Dataset entries:

- Opening Delimiter -

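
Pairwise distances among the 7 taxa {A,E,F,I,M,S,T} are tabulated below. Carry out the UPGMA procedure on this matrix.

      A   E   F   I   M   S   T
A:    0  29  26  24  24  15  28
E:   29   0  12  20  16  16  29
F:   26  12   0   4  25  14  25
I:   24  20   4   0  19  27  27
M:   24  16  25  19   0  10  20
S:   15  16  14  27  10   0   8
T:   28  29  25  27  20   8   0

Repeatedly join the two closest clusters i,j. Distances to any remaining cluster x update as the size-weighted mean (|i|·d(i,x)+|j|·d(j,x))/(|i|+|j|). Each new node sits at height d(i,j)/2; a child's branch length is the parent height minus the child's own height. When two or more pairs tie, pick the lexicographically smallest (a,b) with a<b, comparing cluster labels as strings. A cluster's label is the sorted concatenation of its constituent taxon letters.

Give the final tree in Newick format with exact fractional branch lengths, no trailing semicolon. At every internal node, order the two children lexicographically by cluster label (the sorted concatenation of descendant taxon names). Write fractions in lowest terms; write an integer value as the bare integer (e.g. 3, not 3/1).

1. join F+I (d=4) ⇒ FI; edges |F|=2, |I|=2
  updated: d(A,FI)=25, d(E,FI)=16, d(FI,M)=22, d(FI,S)=41/2, d(FI,T)=26
2. join S+T (d=8) ⇒ ST; edges |S|=4, |T|=4
  updated: d(A,ST)=43/2, d(E,ST)=45/2, d(FI,ST)=93/4, d(M,ST)=15
3. join M+ST (d=15) ⇒ MST; edges |M|=15/2, |ST|=7/2
  updated: d(A,MST)=67/3, d(E,MST)=61/3, d(FI,MST)=137/6
4. join E+FI (d=16) ⇒ EFI; edges |E|=8, |FI|=6
  updated: d(A,EFI)=79/3, d(EFI,MST)=22
5. join EFI+MST (d=22) ⇒ EFIMST; edges |EFI|=3, |MST|=7/2
  updated: d(A,EFIMST)=73/3
6. join A+EFIMST (d=73/3) ⇒ AEFIMST; edges |A|=73/6, |EFIMST|=7/6
final tree: (A:73/6,((E:8,(F:2,I:2):6):3,(M:15/2,(S:4,T:4):7/2):7/2):7/6)
total length: 341/6

(A:73/6,((E:8,(F:2,I:2):6):3,(M:15/2,(S:4,T:4):7/2):7/2):7/6)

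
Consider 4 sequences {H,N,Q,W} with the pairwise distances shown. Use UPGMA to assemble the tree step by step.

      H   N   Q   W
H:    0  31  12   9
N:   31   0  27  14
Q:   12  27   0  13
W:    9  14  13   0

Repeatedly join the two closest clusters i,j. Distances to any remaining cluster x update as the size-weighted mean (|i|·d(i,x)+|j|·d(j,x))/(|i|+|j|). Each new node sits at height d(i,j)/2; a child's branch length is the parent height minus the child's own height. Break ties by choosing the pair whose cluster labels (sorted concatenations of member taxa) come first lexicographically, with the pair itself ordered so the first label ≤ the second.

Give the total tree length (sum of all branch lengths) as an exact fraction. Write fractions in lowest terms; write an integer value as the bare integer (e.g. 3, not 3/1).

1. join H+W (d=9) ⇒ HW; edges |H|=9/2, |W|=9/2
  updated: d(HW,N)=45/2, d(HW,Q)=25/2
2. join HW+Q (d=25/2) ⇒ HQW; edges |HW|=7/4, |Q|=25/4
  updated: d(HQW,N)=24
3. join HQW+N (d=24) ⇒ HNQW; edges |HQW|=23/4, |N|=12
final tree: (((H:9/2,W:9/2):7/4,Q:25/4):23/4,N:12)
total length: 139/4

139/4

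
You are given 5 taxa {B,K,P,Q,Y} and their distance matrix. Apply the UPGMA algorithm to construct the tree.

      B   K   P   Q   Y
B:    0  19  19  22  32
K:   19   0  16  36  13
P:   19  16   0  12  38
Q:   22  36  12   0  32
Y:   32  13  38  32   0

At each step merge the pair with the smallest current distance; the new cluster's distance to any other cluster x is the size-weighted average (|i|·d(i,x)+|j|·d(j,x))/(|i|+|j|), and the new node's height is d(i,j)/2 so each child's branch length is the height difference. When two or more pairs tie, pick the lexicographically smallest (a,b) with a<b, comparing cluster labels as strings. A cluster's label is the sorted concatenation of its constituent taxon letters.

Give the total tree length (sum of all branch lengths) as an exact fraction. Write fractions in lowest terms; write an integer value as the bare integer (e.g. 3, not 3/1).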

- Closing Delimiter -

Exercise directions: In full and without alteration, reproduce the records above.

Expected output:
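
Pairwise distances among the 7 taxa {A,E,F,I,M,S,T} are tabulated below. Carry out the UPGMA procedure on this matrix.

      A   E   F   I   M   S   T
A:    0  29  26  24  24  15  28
E:   29   0  12  20  16  16  29
F:   26  12   0   4  25  14  25
I:   24  20   4   0  19  27  27
M:   24  16  25  19   0  10  20
S:   15  16  14  27  10   0   8
T:   28  29  25  27  20   8   0

Repeatedly join the two closest clusters i,j. Distances to any remaining cluster x update as the size-weighted mean (|i|·d(i,x)+|j|·d(j,x))/(|i|+|j|). Each new node sits at height d(i,j)/2; a child's branch length is the parent height minus the child's own height. When two or more pairs tie, pick the lexicographically smallest (a,b) with a<b, comparing cluster labels as strings. A cluster's label is the sorted concatenation of its constituent taxon letters.

Give the final tree in Newick format with exact fractional branch lengths, no trailing semicolon. At every internal node, order the two children lexicographically by cluster label (the sorted concatenation of descendant taxon names). Write fractions in lowest terms; write an integer value as the bare integer (e.g. 3, not 3/1).

1. join F+I (d=4) ⇒ FI; edges |F|=2, |I|=2
  updated: d(A,FI)=25, d(E,FI)=16, d(FI,M)=22, d(FI,S)=41/2, d(FI,T)=26
2. join S+T (d=8) ⇒ ST; edges |S|=4, |T|=4
  updated: d(A,ST)=43/2, d(E,ST)=45/2, d(FI,ST)=93/4, d(M,ST)=15
3. join M+ST (d=15) ⇒ MST; edges |M|=15/2, |ST|=7/2
  updated: d(A,MST)=67/3, d(E,MST)=61/3, d(FI,MST)=137/6
4. join E+FI (d=16) ⇒ EFI; edges |E|=8, |FI|=6
  updated: d(A,EFI)=79/3, d(EFI,MST)=22
5. join EFI+MST (d=22) ⇒ EFIMST; edges |EFI|=3, |MST|=7/2
  updated: d(A,EFIMST)=73/3
6. join A+EFIMST (d=73/3) ⇒ AEFIMST; edges |A|=73/6, |EFIMST|=7/6
final tree: (A:73/6,((E:8,(F:2,I:2):6):3,(M:15/2,(S:4,T:4):7/2):7/2):7/6)
total length: 341/6

(A:73/6,((E:8,(F:2,I:2):6):3,(M:15/2,(S:4,T:4):7/2):7/2):7/6)

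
Consider 4 sequences {H,N,Q,W} with the pairwise distances shown. Use UPGMA to assemble the tree step by step.

      H   N   Q   W
H:    0  31  12   9
N:   31   0  27  14
Q:   12  27   0  13
W:    9  14  13   0

Repeatedly join the two closest clusters i,j. Distances to any remaining cluster x update as the size-weighted mean (|i|·d(i,x)+|j|·d(j,x))/(|i|+|j|). Each new node sits at height d(i,j)/2; a child's branch length is the parent height minus the child's own height. Break ties by choosing the pair whose cluster labels (sorted concatenations of member taxa) come first lexicographically, with the pair itself ordered so the first label ≤ the second.

Give the total tree length (sum of all branch lengths) as an exact fraction. Write fractions in lowest terms; write an integer value as the bare integer (e.g. 3, not 3/1).

1. join H+W (d=9) ⇒ HW; edges |H|=9/2, |W|=9/2
  updated: d(HW,N)=45/2, d(HW,Q)=25/2
2. join HW+Q (d=25/2) ⇒ HQW; edges |HW|=7/4, |Q|=25/4
  updated: d(HQW,N)=24
3. join HQW+N (d=24) ⇒ HNQW; edges |HQW|=23/4, |N|=12
final tree: (((H:9/2,W:9/2):7/4,Q:25/4):23/4,N:12)
total length: 139/4

139/4

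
You are given 5 taxa {B,K,P,Q,Y} and their distance matrix. Apply the UPGMA algorithm to construct the tree.

      B   K   P   Q   Y
B:    0  19  19  22  32
K:   19   0  16  36  13
P:   19  16   0  12  38
Q:   22  36  12   0  32
Y:   32  13  38  32   0

At each step merge the pair with the smallest current distance; the new cluster's distance to any other cluster x is the size-weighted average (|i|·d(i,x)+|j|·d(j,x))/(|i|+|j|), and the new node's height is d(i,j)/2 so each child's branch length is the height difference. When two or more pairs tie, pick the lexicographically smallest (a,b) with a<b, comparing cluster labels as strings. A cluster's label is the sorted concatenation of its constituent taxon letters.

Give the total tree length (sum of all branch lengths) as an exact fraction. Write fractions in lowest terms; write an integer value as the bare integer (e.g. 3, not 3/1).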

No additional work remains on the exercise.